### What to produce:
Go through the data and report how many lines include the word "span", giving only the number.

(Records to process Opens)

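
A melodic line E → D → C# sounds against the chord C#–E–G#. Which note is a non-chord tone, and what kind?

The harmony at that moment is C# minor triad (C#, E, G#); D is not a chord tone.
It is approached by step down from E and left by step down to C#.
Step in, step out in the same direction — a passing tone.

D is a passing tone.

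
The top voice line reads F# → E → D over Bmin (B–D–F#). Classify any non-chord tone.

The harmony at that moment is B minor triad (B, D, F#); E is not a chord tone.
It is approached by step down from F# and left by step down to D.
Step in, step out in the same direction — a passing tone.

E is a passing tone.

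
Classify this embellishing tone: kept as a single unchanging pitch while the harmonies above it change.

Pedal tone.

Approach: none. Departure: none — a single pitch is sustained while the chords change around it, passing through harmonies that do not contain it.
No melodic motion at all; the dissonance is created entirely by the moving harmonies against the stationary note — a pedal tone (pedal point).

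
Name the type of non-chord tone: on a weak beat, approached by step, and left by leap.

Approach: by step. Departure: by leap. Metric position: weak.
Step in, leap out, from a weak position — an escape tone (échappée). (It is the mirror image of the appoggiatura, which leaps in and steps out on a strong beat.)

Escape tone.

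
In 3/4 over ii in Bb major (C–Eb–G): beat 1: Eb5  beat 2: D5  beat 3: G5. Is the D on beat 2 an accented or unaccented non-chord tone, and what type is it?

Unaccented escape tone.

The harmony at that moment is C minor triad (C, Eb, G); D5 is not a chord tone.
It is approached by step down from Eb5 and left by leap up to G5.
Step in, leap out — an escape tone.
It falls on a weak beat, so it is unaccented.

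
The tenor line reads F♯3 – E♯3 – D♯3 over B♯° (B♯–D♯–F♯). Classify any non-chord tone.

E♯3 is a passing tone.

The harmony at that moment is B♯ diminished triad (B♯, D♯, F♯); E♯3 is not a chord tone.
It is approached by step down from F♯3 and left by step down to D♯3.
Step in, step out in the same direction — a passing tone.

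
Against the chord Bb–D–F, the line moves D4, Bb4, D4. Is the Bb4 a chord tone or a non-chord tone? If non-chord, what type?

Bb major triad contains Bb, D, F; Bb is the root, so it is a chord tone.

Chord tone (the root of Bb major triad).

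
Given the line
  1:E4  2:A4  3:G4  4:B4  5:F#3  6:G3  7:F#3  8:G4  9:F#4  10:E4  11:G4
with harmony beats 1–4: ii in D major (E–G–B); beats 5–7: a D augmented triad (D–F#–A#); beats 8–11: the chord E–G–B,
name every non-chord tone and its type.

A4 (beat 2) — appoggiatura; G3 (beat 6) — neighbor tone; F#4 (beat 9) — passing tone.

The harmony at that moment is E minor triad (E, G, B); A4 is not a chord tone.
It is approached by leap up from E4 and left by step down to G4.
Leap in, step out — an appoggiatura.
The harmony at that moment is D augmented triad (D, F#, A#); G3 is not a chord tone.
It is approached by step up from F#3 and left by step down to F#3.
Step away and step back to the same note — a neighbor tone (upper neighbor).
The harmony at that moment is E minor triad (E, G, B); F#4 is not a chord tone.
It is approached by step down from G4 and left by step down to E4.
Step in, step out in the same direction — a passing tone.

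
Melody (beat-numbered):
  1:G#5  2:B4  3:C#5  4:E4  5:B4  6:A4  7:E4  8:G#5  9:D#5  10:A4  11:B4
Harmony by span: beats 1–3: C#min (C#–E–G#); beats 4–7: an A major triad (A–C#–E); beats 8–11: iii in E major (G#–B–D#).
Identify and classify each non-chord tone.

The harmony at that moment is C# minor triad (C#, E, G#); B4 is not a chord tone.
It is approached by leap down from G#5 and left by step up to C#5.
Leap in, step out — an appoggiatura.
The harmony at that moment is A major triad (A, C#, E); B4 is not a chord tone.
It is approached by leap up from E4 and left by step down to A4.
Leap in, step out — an appoggiatura.
The harmony at that moment is G# minor triad (G#, B, D#); A4 is not a chord tone.
It is approached by leap down from D#5 and left by step up to B4.
Leap in, step out — an appoggiatura.

B4 (beat 2) — appoggiatura; B4 (beat 5) — appoggiatura; A4 (beat 10) — appoggiatura.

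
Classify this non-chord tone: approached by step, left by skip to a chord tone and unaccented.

Approach: by step. Departure: by leap. Metric position: weak.
Step in, leap out, from a weak position — an escape tone (échappée). (It is the mirror image of the appoggiatura, which leaps in and steps out on a strong beat.)

Escape tone.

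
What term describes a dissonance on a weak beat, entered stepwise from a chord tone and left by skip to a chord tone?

Escape tone.

Approach: by step. Departure: by leap. Metric position: weak.
Step in, leap out, from a weak position — an escape tone (échappée). (It is the mirror image of the appoggiatura, which leaps in and steps out on a strong beat.)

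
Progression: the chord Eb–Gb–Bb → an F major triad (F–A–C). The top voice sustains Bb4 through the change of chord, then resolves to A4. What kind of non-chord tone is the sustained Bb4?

Bb4 is a suspension.

The harmony at that moment is F major triad (F, A, C); Bb4 is not a chord tone.
It is held over (the same pitch as the preceding Bb4) and left by step down to A4.
Held over from the previous chord and resolving down by step — a suspension.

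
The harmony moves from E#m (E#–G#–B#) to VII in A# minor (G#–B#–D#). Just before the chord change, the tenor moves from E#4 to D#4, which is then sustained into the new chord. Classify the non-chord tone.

D#4 is an anticipation.

The harmony at that moment is E# minor triad (E#, G#, B#); D#4 is not a chord tone.
It is approached by step down from E#4 and then sustained as the same pitch into the next harmony.
Arriving early and becoming a chord tone when the harmony changes — an anticipation.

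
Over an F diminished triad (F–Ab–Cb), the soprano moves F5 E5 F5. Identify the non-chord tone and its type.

The harmony at that moment is F diminished triad (F, Ab, Cb); E5 is not a chord tone.
It is approached by step down from F5 and left by step up to F5.
Step away and step back to the same note — a neighbor tone (lower neighbor).

E5 is a neighbor tone.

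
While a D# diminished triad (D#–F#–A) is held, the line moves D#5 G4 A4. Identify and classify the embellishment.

The harmony at that moment is D# diminished triad (D#, F#, A); G4 is not a chord tone.
It is approached by leap down from D#5 and left by step up to A4.
Leap in, step out — an appoggiatura.

G4 is an appoggiatura.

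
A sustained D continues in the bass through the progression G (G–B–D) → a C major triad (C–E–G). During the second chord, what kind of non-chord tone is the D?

Pedal tone (pedal point).

The harmony at that moment is C major triad (C, E, G); D is not a chord tone.
It is held over (the same pitch as the preceding D) and then sustained as the same pitch into the next harmony.
Sustained through a change of harmony — a pedal tone.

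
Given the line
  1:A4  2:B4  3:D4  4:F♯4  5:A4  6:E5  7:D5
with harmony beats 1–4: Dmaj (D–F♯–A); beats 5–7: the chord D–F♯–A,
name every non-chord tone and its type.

B4 (beat 2) — escape tone; E5 (beat 6) — appoggiatura.

The harmony at that moment is D major triad (D, F♯, A); B4 is not a chord tone.
It is approached by step up from A4 and left by leap down to D4.
Step in, leap out — an escape tone.
The harmony at that moment is D major triad (D, F♯, A); E5 is not a chord tone.
It is approached by leap up from A4 and left by step down to D5.
Leap in, step out — an appoggiatura.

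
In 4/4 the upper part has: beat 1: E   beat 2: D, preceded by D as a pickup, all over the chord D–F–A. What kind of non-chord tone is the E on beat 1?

The harmony at that moment is D minor triad (D, F, A); E is not a chord tone.
It is approached by step up from D and left by step down to D.
Step away and step back to the same note — a neighbor tone (upper neighbor).

Upper neighbor tone.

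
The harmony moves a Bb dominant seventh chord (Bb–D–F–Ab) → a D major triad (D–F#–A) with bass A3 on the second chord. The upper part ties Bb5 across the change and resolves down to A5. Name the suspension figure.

9–8 suspension.

At the second chord the bass is A3. The suspended Bb5 lies a ninth above the bass; after resolving down by step to A5, the interval above the bass becomes an octave.
Suspension figures are named by those two intervals: 9–8.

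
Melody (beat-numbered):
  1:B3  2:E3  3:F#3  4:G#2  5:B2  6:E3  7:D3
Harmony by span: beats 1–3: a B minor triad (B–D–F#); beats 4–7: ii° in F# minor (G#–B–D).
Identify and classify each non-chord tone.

The harmony at that moment is B minor triad (B, D, F#); E3 is not a chord tone.
It is approached by leap down from B3 and left by step up to F#3.
Leap in, step out — an appoggiatura.
The harmony at that moment is G# diminished triad (G#, B, D); E3 is not a chord tone.
It is approached by leap up from B2 and left by step down to D3.
Leap in, step out — an appoggiatura.

E3 (beat 2) — appoggiatura; E3 (beat 6) — appoggiatura.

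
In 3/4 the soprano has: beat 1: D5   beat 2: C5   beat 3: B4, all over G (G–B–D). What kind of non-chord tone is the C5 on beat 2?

The harmony at that moment is G major triad (G, B, D); C5 is not a chord tone.
It is approached by step down from D5 and left by step down to B4.
Step in, step out in the same direction — a passing tone.

Passing tone.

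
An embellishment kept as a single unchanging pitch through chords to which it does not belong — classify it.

Approach: none. Departure: none — a single pitch is sustained while the chords change around it, passing through harmonies that do not contain it.
No melodic motion at all; the dissonance is created entirely by the moving harmonies against the stationary note — a pedal tone (pedal point).

Pedal tone.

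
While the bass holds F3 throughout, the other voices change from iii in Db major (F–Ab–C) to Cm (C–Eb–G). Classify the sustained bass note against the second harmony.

Pedal tone (pedal point).

The harmony at that moment is C minor triad (C, Eb, G); F3 is not a chord tone.
It is held over (the same pitch as the preceding F3) and then sustained as the same pitch into the next harmony.
Sustained through a change of harmony — a pedal tone.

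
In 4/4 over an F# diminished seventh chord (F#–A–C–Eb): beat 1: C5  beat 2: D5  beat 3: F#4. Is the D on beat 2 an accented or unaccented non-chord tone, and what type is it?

The harmony at that moment is F# diminished seventh chord (F#, A, C, Eb); D5 is not a chord tone.
It is approached by step up from C5 and left by leap down to F#4.
Step in, leap out — an escape tone.
It falls on a weak beat, so it is unaccented.

Unaccented escape tone.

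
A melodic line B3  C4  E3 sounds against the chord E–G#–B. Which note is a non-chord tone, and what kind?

The harmony at that moment is E major triad (E, G#, B); C4 is not a chord tone.
It is approached by step up from B3 and left by leap down to E3.
Step in, leap out — an escape tone.

C4 is an escape tone.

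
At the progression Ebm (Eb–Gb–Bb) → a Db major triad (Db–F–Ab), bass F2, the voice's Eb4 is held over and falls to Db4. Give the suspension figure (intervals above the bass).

At the second chord the bass is F2. The suspended Eb4 lies a seventh above the bass; after resolving down by step to Db4, the interval above the bass becomes a sixth.
Suspension figures are named by those two intervals: 7–6.

7–6 suspension.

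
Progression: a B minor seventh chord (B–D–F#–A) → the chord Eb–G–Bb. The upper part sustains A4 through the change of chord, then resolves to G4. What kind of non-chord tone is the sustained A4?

The harmony at that moment is Eb major triad (Eb, G, Bb); A4 is not a chord tone.
It is held over (the same pitch as the preceding A4) and left by step down to G4.
Held over from the previous chord and resolving down by step — a suspension.

A4 is a suspension.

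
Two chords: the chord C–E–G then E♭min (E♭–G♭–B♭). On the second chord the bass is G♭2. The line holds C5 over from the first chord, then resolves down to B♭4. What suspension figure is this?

4–3 suspension.

At the second chord the bass is G♭2. The suspended C5 lies a fourth above the bass; after resolving down by step to B♭4, the interval above the bass becomes a third.
Suspension figures are named by those two intervals: 4–3.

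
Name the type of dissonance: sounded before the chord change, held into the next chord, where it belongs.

Approach: ahead of the chord change (typically by step), so it is dissonant against the current harmony. Departure: none — the same pitch is restated or held and is a chord tone of the new harmony.
Dissonant first, consonant once the harmony catches up: the note simply arrives early — an anticipation. (The reverse timing, consonant first and dissonant after the change, would be a suspension or retardation.)

Anticipation.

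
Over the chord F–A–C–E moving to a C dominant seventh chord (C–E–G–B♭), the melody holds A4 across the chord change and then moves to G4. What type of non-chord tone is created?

A4 is a suspension.

The harmony at that moment is C dominant seventh chord (C, E, G, B♭); A4 is not a chord tone.
It is held over (the same pitch as the preceding A4) and left by step down to G4.
Held over from the previous chord and resolving down by step — a suspension.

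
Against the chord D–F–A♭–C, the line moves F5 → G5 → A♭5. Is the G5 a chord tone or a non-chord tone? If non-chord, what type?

Non-chord tone — a passing tone.

The harmony at that moment is D half-diminished seventh chord (D, F, A♭, C); G5 is not a chord tone.
It is approached by step up from F5 and left by step up to A♭5.
Step in, step out in the same direction — a passing tone.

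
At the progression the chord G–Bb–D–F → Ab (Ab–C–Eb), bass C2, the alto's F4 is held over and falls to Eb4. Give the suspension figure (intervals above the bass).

4–3 suspension.

At the second chord the bass is C2. The suspended F4 lies a fourth above the bass; after resolving down by step to Eb4, the interval above the bass becomes a third.
Suspension figures are named by those two intervals: 4–3.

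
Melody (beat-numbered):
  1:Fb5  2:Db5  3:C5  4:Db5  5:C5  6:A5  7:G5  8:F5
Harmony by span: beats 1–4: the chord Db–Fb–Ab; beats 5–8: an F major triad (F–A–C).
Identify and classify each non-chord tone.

C5 (beat 3) — neighbor tone; G5 (beat 7) — passing tone.

The harmony at that moment is Db minor triad (Db, Fb, Ab); C5 is not a chord tone.
It is approached by step down from Db5 and left by step up to Db5.
Step away and step back to the same note — a neighbor tone (lower neighbor).
The harmony at that moment is F major triad (F, A, C); G5 is not a chord tone.
It is approached by step down from A5 and left by step down to F5.
Step in, step out in the same direction — a passing tone.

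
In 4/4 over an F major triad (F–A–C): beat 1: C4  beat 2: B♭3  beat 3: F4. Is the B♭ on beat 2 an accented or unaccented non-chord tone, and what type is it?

The harmony at that moment is F major triad (F, A, C); B♭3 is not a chord tone.
It is approached by step down from C4 and left by leap up to F4.
Step in, leap out — an escape tone.
It falls on a weak beat, so it is unaccented.

Unaccented escape tone.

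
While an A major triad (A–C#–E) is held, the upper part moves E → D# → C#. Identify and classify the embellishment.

The harmony at that moment is A major triad (A, C#, E); D# is not a chord tone.
It is approached by step down from E and left by step down to C#.
Step in, step out in the same direction — a passing tone.

D# is a passing tone.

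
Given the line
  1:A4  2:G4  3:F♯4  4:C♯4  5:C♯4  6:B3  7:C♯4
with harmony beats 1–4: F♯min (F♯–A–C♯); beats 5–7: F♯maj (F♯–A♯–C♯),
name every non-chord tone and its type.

G4 (beat 2) — passing tone; B3 (beat 6) — neighbor tone.

The harmony at that moment is F♯ minor triad (F♯, A, C♯); G4 is not a chord tone.
It is approached by step down from A4 and left by step down to F♯4.
Step in, step out in the same direction — a passing tone.
The harmony at that moment is F♯ major triad (F♯, A♯, C♯); B3 is not a chord tone.
It is approached by step down from C♯4 and left by step up to C♯4.
Step away and step back to the same note — a neighbor tone (lower neighbor).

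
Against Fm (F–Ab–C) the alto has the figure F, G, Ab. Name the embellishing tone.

The harmony at that moment is F minor triad (F, Ab, C); G is not a chord tone.
It is approached by step up from F and left by step up to Ab.
Step in, step out in the same direction — a passing tone.

G is a passing tone.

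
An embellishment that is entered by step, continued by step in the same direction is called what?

Approach: by step. Departure: by step, continuing in the same direction.
Stepwise on both sides with no change of direction means the note fills in the space between two different chord tones — a passing tone. (Had it turned back to its starting note it would be a neighbor tone instead.)

Passing tone.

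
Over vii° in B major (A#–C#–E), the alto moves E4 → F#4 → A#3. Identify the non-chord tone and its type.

The harmony at that moment is A# diminished triad (A#, C#, E); F#4 is not a chord tone.
It is approached by step up from E4 and left by leap down to A#3.
Step in, leap out — an escape tone.

F#4 is an escape tone.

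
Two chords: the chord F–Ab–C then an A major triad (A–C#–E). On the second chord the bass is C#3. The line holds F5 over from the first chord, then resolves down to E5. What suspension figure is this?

At the second chord the bass is C#3. The suspended F5 lies a fourth above the bass; after resolving down by step to E5, the interval above the bass becomes a third.
Suspension figures are named by those two intervals: 4–3.

4–3 suspension.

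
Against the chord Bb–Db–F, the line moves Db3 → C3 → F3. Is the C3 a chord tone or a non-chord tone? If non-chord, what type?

Non-chord tone — an escape tone.

The harmony at that moment is Bb minor triad (Bb, Db, F); C3 is not a chord tone.
It is approached by step down from Db3 and left by leap up to F3.
Step in, leap out — an escape tone.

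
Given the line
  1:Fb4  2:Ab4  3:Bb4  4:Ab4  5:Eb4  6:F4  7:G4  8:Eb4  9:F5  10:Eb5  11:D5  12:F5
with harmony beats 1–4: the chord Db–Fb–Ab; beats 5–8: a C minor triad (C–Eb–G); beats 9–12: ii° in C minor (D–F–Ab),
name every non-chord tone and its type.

Bb4 (beat 3) — neighbor tone; F4 (beat 6) — passing tone; Eb5 (beat 10) — passing tone.

The harmony at that moment is Db minor triad (Db, Fb, Ab); Bb4 is not a chord tone.
It is approached by step up from Ab4 and left by step down to Ab4.
Step away and step back to the same note — a neighbor tone (upper neighbor).
The harmony at that moment is C minor triad (C, Eb, G); F4 is not a chord tone.
It is approached by step up from Eb4 and left by step up to G4.
Step in, step out in the same direction — a passing tone.
The harmony at that moment is D diminished triad (D, F, Ab); Eb5 is not a chord tone.
It is approached by step down from F5 and left by step down to D5.
Step in, step out in the same direction — a passing tone.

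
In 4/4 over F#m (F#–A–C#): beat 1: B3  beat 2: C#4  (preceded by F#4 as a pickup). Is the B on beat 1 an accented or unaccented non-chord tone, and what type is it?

Accented appoggiatura.

The harmony at that moment is F# minor triad (F#, A, C#); B3 is not a chord tone.
It is approached by leap down from F#4 and left by step up to C#4.
Leap in, step out — an appoggiatura.
It falls on the downbeat, so it is accented.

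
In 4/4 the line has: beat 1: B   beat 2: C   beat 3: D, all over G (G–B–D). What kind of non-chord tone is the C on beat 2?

The harmony at that moment is G major triad (G, B, D); C is not a chord tone.
It is approached by step up from B and left by step up to D.
Step in, step out in the same direction — a passing tone.

Passing tone.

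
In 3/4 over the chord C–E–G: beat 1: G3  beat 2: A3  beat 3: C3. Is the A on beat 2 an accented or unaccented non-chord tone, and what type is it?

The harmony at that moment is C major triad (C, E, G); A3 is not a chord tone.
It is approached by step up from G3 and left by leap down to C3.
Step in, leap out — an escape tone.
It falls on a weak beat, so it is unaccented.

Unaccented escape tone.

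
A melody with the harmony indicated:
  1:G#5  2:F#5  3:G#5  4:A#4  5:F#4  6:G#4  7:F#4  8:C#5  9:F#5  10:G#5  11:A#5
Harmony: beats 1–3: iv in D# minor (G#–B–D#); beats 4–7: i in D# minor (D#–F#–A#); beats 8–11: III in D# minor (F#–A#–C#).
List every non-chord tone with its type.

F#5 (beat 2) — neighbor tone; G#4 (beat 6) — neighbor tone; G#5 (beat 10) — passing tone.

The harmony at that moment is G# minor triad (G#, B, D#); F#5 is not a chord tone.
It is approached by step down from G#5 and left by step up to G#5.
Step away and step back to the same note — a neighbor tone (lower neighbor).
The harmony at that moment is D# minor triad (D#, F#, A#); G#4 is not a chord tone.
It is approached by step up from F#4 and left by step down to F#4.
Step away and step back to the same note — a neighbor tone (upper neighbor).
The harmony at that moment is F# major triad (F#, A#, C#); G#5 is not a chord tone.
It is approached by step up from F#5 and left by step up to A#5.
Step in, step out in the same direction — a passing tone.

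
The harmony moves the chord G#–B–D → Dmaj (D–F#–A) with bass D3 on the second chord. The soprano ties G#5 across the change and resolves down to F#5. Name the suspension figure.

At the second chord the bass is D3. The suspended G#5 lies a fourth above the bass; after resolving down by step to F#5, the interval above the bass becomes a third.
Suspension figures are named by those two intervals: 4–3.

4–3 suspension.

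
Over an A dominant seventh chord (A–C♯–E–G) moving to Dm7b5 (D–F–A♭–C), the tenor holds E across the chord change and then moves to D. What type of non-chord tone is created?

E is a suspension.

The harmony at that moment is D half-diminished seventh chord (D, F, A♭, C); E is not a chord tone.
It is held over (the same pitch as the preceding E) and left by step down to D.
Held over from the previous chord and resolving down by step — a suspension.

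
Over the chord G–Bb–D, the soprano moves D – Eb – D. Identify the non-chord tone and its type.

The harmony at that moment is G minor triad (G, Bb, D); Eb is not a chord tone.
It is approached by step up from D and left by step down to D.
Step away and step back to the same note — a neighbor tone (upper neighbor).

Eb is a neighbor tone.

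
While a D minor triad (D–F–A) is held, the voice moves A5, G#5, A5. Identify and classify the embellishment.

The harmony at that moment is D minor triad (D, F, A); G#5 is not a chord tone.
It is approached by step down from A5 and left by step up to A5.
Step away and step back to the same note — a neighbor tone (lower neighbor).

G#5 is a neighbor tone.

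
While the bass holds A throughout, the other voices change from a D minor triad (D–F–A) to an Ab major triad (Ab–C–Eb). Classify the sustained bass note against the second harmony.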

(Records to process Closes)

### Response below:
3